[Task goal]: Take the entries below and reproduce them word for word.

[Records from a dataset]:
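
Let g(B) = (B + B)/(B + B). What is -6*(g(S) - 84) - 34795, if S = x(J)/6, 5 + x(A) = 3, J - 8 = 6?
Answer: -34297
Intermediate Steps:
J = 14 (J = 8 + 6 = 14)
x(A) = -2 (x(A) = -5 + 3 = -2)
S = -⅓ (S = -2/6 = -2*⅙ = -⅓ ≈ -0.33333)
g(B) = 1 (g(B) = (2*B)/((2*B)) = (2*B)*(1/(2*B)) = 1)
-6*(g(S) - 84) - 34795 = -6*(1 - 84) - 34795 = -6*(-83) - 34795 = 498 - 34795 = -34297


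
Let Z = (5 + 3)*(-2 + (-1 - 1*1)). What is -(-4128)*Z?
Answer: -132096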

[Result for this exercise]:
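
Let g(B) = (B + B)/(B + B). What is -6*(g(S) - 84) - 34795, if S = x(J)/6, 5 + x(A) = 3, J - 8 = 6?
Answer: -34297
Intermediate Steps:
J = 14 (J = 8 + 6 = 14)
x(A) = -2 (x(A) = -5 + 3 = -2)
S = -⅓ (S = -2/6 = -2*⅙ = -⅓ ≈ -0.33333)
g(B) = 1 (g(B) = (2*B)/((2*B)) = (2*B)*(1/(2*B)) = 1)
-6*(g(S) - 84) - 34795 = -6*(1 - 84) - 34795 = -6*(-83) - 34795 = 498 - 34795 = -34297


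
Let Z = (5 + 3)*(-2 + (-1 - 1*1)). What is -(-4128)*Z?
Answer: -132096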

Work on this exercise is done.